Directions for this task: In the data below, which lines hold "suspended"? Copy every one.

(Collection entries)
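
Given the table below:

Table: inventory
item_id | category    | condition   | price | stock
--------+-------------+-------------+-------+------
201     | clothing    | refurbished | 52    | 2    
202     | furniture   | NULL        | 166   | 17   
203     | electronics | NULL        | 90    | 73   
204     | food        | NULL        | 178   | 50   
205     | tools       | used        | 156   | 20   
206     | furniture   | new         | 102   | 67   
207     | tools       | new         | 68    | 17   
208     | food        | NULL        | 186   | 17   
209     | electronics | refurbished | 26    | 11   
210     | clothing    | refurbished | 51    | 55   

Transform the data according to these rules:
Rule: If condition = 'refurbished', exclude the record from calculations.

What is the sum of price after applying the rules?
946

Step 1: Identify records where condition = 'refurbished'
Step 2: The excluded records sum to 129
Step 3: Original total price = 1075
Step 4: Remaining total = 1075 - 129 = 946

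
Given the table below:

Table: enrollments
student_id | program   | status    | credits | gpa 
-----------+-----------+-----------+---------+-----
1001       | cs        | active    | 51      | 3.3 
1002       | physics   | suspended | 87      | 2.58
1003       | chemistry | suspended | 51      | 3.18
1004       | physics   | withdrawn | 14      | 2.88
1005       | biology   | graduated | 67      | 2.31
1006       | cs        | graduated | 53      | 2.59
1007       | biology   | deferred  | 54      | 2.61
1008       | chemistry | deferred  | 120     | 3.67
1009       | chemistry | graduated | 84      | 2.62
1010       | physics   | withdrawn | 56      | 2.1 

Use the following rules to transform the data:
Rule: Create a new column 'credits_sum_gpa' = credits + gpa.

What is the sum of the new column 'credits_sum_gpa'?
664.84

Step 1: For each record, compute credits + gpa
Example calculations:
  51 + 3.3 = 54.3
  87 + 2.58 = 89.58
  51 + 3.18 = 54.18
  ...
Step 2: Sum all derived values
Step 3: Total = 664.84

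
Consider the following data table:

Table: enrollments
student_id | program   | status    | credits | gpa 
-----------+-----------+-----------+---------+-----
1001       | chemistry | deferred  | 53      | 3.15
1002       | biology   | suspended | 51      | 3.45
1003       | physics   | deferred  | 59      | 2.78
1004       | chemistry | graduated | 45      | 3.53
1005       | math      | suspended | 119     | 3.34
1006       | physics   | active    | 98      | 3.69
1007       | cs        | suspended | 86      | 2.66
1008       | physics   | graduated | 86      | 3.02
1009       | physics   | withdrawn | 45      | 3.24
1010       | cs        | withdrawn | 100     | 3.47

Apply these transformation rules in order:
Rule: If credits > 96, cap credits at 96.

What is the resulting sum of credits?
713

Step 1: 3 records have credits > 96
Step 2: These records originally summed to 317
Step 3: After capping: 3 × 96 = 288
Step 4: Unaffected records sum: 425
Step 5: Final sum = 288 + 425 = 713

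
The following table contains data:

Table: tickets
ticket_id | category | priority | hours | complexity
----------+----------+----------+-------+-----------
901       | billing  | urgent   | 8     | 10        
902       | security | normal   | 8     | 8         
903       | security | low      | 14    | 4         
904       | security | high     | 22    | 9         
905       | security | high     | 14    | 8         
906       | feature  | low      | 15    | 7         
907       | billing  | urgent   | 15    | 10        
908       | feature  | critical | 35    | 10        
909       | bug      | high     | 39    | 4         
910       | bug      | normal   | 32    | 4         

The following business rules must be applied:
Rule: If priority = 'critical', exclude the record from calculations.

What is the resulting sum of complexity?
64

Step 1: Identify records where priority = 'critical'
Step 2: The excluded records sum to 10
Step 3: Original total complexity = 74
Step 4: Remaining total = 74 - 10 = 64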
* * *
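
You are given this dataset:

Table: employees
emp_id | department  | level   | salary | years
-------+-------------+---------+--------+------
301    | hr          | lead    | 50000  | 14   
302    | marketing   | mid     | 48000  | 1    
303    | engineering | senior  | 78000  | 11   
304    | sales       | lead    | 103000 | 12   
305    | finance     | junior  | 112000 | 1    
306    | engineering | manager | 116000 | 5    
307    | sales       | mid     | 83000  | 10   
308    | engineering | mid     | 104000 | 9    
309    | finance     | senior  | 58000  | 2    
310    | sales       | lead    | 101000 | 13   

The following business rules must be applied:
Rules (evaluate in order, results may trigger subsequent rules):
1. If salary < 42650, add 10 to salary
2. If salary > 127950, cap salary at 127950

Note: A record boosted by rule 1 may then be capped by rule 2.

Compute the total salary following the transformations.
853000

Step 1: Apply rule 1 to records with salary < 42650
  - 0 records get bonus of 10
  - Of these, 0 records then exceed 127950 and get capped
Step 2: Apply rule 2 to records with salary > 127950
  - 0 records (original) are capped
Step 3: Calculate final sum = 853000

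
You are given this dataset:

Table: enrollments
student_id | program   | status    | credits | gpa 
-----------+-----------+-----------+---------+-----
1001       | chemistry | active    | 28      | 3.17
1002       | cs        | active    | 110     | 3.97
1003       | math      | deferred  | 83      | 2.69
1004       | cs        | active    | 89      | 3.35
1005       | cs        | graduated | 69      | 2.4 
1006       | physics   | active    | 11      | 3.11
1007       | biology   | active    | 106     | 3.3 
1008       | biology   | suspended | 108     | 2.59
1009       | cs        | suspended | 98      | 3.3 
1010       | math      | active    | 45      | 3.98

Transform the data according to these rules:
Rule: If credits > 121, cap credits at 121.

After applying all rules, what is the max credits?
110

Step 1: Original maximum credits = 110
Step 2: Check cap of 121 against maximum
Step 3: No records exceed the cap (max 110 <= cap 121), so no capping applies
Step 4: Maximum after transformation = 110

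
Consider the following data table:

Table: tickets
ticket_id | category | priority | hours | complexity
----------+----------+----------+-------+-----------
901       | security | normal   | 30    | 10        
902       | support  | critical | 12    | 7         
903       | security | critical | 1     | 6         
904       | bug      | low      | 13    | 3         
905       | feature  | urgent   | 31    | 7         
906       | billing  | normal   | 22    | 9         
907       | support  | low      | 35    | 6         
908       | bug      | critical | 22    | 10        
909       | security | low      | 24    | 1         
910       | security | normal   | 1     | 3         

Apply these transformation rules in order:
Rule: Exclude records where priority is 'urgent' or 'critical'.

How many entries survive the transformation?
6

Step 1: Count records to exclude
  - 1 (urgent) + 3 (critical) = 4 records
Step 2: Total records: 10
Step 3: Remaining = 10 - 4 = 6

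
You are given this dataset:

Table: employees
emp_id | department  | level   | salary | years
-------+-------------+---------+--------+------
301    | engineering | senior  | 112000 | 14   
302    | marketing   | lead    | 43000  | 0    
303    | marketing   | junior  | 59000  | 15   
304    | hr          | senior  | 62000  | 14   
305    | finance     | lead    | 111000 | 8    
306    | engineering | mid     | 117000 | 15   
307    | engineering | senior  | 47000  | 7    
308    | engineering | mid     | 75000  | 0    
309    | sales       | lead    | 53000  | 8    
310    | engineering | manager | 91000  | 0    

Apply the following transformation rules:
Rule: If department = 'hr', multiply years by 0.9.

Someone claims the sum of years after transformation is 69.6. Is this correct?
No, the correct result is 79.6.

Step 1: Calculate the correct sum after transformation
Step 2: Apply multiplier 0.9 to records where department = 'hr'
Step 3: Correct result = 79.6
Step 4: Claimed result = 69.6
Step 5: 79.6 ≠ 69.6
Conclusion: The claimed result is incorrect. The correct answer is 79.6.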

Solution to this task:
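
1002       | physics   | suspended | 87      | 2.58
1003       | chemistry | suspended | 51      | 3.18
1002       | biology   | suspended | 51      | 3.45
1005       | math      | suspended | 119     | 3.34
1007       | cs        | suspended | 86      | 2.66
1008       | biology   | suspended | 108     | 2.59
1009       | cs        | suspended | 98      | 3.3 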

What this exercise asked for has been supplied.